Instructions to follow –
What appears in the data must be reproduced exactly.

Data records –

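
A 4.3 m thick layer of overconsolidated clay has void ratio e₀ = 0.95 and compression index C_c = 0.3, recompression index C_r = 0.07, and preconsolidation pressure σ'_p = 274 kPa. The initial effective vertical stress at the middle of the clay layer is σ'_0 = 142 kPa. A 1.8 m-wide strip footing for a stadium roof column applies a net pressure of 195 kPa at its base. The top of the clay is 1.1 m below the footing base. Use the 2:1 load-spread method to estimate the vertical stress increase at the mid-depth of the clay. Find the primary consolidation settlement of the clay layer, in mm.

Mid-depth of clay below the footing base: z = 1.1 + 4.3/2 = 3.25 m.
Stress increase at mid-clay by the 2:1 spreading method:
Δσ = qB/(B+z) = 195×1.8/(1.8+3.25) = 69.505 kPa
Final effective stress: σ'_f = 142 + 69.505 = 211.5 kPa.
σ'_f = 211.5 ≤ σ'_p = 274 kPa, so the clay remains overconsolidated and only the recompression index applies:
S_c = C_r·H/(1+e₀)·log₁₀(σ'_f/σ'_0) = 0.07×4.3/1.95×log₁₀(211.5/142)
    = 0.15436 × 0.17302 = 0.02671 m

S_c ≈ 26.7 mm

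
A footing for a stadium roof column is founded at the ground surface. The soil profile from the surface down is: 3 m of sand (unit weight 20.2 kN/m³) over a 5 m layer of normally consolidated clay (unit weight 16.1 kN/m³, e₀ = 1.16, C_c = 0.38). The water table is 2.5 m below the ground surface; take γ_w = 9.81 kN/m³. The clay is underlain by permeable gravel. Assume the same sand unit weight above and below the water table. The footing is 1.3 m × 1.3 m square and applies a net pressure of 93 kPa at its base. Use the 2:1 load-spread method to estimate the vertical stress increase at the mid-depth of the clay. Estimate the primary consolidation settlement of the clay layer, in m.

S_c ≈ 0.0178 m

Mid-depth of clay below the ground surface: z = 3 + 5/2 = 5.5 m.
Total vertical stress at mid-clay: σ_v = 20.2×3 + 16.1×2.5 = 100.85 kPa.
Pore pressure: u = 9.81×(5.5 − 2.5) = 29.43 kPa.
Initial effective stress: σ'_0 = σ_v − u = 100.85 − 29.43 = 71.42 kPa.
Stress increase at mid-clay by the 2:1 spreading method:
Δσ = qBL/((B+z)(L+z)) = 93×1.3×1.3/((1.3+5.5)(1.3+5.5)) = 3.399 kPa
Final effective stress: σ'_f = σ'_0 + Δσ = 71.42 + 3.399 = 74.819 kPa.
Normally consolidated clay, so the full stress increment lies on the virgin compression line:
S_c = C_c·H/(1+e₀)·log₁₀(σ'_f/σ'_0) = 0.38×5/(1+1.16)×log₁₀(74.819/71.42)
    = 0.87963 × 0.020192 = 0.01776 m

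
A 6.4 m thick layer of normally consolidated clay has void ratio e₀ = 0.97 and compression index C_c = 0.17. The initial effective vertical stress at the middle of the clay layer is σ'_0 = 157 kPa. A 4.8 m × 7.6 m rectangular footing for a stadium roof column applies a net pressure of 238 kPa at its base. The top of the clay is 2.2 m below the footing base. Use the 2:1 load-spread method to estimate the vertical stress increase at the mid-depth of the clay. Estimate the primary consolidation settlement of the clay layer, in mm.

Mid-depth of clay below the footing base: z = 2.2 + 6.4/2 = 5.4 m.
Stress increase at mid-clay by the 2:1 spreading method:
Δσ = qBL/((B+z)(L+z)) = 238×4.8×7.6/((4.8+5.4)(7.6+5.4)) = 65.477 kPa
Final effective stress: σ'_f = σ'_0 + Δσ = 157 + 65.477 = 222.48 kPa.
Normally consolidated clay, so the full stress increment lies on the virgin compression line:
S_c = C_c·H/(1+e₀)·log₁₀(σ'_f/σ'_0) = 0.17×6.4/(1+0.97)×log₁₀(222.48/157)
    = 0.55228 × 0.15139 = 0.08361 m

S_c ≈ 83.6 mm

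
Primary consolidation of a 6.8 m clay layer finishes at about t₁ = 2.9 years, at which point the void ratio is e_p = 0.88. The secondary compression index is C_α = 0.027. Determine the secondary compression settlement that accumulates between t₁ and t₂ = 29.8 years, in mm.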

Expected output –
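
A 4.3 m thick layer of overconsolidated clay has void ratio e₀ = 0.95 and compression index C_c = 0.3, recompression index C_r = 0.07, and preconsolidation pressure σ'_p = 274 kPa. The initial effective vertical stress at the middle of the clay layer is σ'_0 = 142 kPa. A 1.8 m-wide strip footing for a stadium roof column applies a net pressure of 195 kPa at its base. The top of the clay is 1.1 m below the footing base. Use the 2:1 load-spread method to estimate the vertical stress increase at the mid-depth of the clay. Find the primary consolidation settlement of the clay layer, in mm.

Mid-depth of clay below the footing base: z = 1.1 + 4.3/2 = 3.25 m.
Stress increase at mid-clay by the 2:1 spreading method:
Δσ = qB/(B+z) = 195×1.8/(1.8+3.25) = 69.505 kPa
Final effective stress: σ'_f = 142 + 69.505 = 211.5 kPa.
σ'_f = 211.5 ≤ σ'_p = 274 kPa, so the clay remains overconsolidated and only the recompression index applies:
S_c = C_r·H/(1+e₀)·log₁₀(σ'_f/σ'_0) = 0.07×4.3/1.95×log₁₀(211.5/142)
    = 0.15436 × 0.17302 = 0.02671 m

S_c ≈ 26.7 mm

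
A footing for a stadium roof column is founded at the ground surface. The soil profile from the surface down is: 3 m of sand (unit weight 20.2 kN/m³) over a 5 m layer of normally consolidated clay (unit weight 16.1 kN/m³, e₀ = 1.16, C_c = 0.38). The water table is 2.5 m below the ground surface; take γ_w = 9.81 kN/m³. The clay is underlain by permeable gravel. Assume the same sand unit weight above and below the water table. The footing is 1.3 m × 1.3 m square and applies a net pressure of 93 kPa at its base. Use the 2:1 load-spread method to estimate the vertical stress increase at the mid-depth of the clay. Estimate the primary consolidation settlement of the clay layer, in m.

S_c ≈ 0.0178 m

Mid-depth of clay below the ground surface: z = 3 + 5/2 = 5.5 m.
Total vertical stress at mid-clay: σ_v = 20.2×3 + 16.1×2.5 = 100.85 kPa.
Pore pressure: u = 9.81×(5.5 − 2.5) = 29.43 kPa.
Initial effective stress: σ'_0 = σ_v − u = 100.85 − 29.43 = 71.42 kPa.
Stress increase at mid-clay by the 2:1 spreading method:
Δσ = qBL/((B+z)(L+z)) = 93×1.3×1.3/((1.3+5.5)(1.3+5.5)) = 3.399 kPa
Final effective stress: σ'_f = σ'_0 + Δσ = 71.42 + 3.399 = 74.819 kPa.
Normally consolidated clay, so the full stress increment lies on the virgin compression line:
S_c = C_c·H/(1+e₀)·log₁₀(σ'_f/σ'_0) = 0.38×5/(1+1.16)×log₁₀(74.819/71.42)
    = 0.87963 × 0.020192 = 0.01776 m

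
A 6.4 m thick layer of normally consolidated clay has void ratio e₀ = 0.97 and compression index C_c = 0.17. The initial effective vertical stress at the middle of the clay layer is σ'_0 = 157 kPa. A 4.8 m × 7.6 m rectangular footing for a stadium roof column applies a net pressure of 238 kPa at its base. The top of the clay is 2.2 m below the footing base. Use the 2:1 load-spread method to estimate the vertical stress increase at the mid-depth of the clay. Estimate the primary consolidation settlement of the clay layer, in mm.

Mid-depth of clay below the footing base: z = 2.2 + 6.4/2 = 5.4 m.
Stress increase at mid-clay by the 2:1 spreading method:
Δσ = qBL/((B+z)(L+z)) = 238×4.8×7.6/((4.8+5.4)(7.6+5.4)) = 65.477 kPa
Final effective stress: σ'_f = σ'_0 + Δσ = 157 + 65.477 = 222.48 kPa.
Normally consolidated clay, so the full stress increment lies on the virgin compression line:
S_c = C_c·H/(1+e₀)·log₁₀(σ'_f/σ'_0) = 0.17×6.4/(1+0.97)×log₁₀(222.48/157)
    = 0.55228 × 0.15139 = 0.08361 m

S_c ≈ 83.6 mm

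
Primary consolidation of a 6.8 m clay layer finishes at about t₁ = 2.9 years, at which point the void ratio is e_p = 0.88. The secondary compression index is C_α = 0.027. Determine the secondary compression settlement that accumulates between t₁ and t₂ = 29.8 years, in mm.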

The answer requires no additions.